[Stored items]
━━━━━━━━━━━━━━━━━━━━━━━━━━━━━━

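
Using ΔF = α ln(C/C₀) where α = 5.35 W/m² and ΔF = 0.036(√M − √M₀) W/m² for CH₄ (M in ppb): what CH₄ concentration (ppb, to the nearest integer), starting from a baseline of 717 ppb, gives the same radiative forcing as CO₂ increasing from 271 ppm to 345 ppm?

M ≈ 3926 ppb

CO₂ forcing: 5.35 × ln(345/271) = 5.35 × 0.241426 = 1.29163 W/m².
Set 0.036(√M − √717) = 1.29163: √M = 1.29163/0.036 + √717 = 35.8786 + 26.7769 = 62.6555.
M = (62.6555)² = 3925.71 ppb.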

━━━━━━━━━━━━━━━━━━━━━━━━━━━━━━

◆ **Your objective**: The expected response is the full set of records, reproduced exactly.

◆ **Solution for this task**:
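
Using ΔF = α ln(C/C₀) where α = 5.35 W/m² and ΔF = 0.036(√M − √M₀) W/m² for CH₄ (M in ppb): what CH₄ concentration (ppb, to the nearest integer), starting from a baseline of 717 ppb, gives the same radiative forcing as CO₂ increasing from 271 ppm to 345 ppm?

M ≈ 3926 ppb

CO₂ forcing: 5.35 × ln(345/271) = 5.35 × 0.241426 = 1.29163 W/m².
Set 0.036(√M − √717) = 1.29163: √M = 1.29163/0.036 + √717 = 35.8786 + 26.7769 = 62.6555.
M = (62.6555)² = 3925.71 ppb.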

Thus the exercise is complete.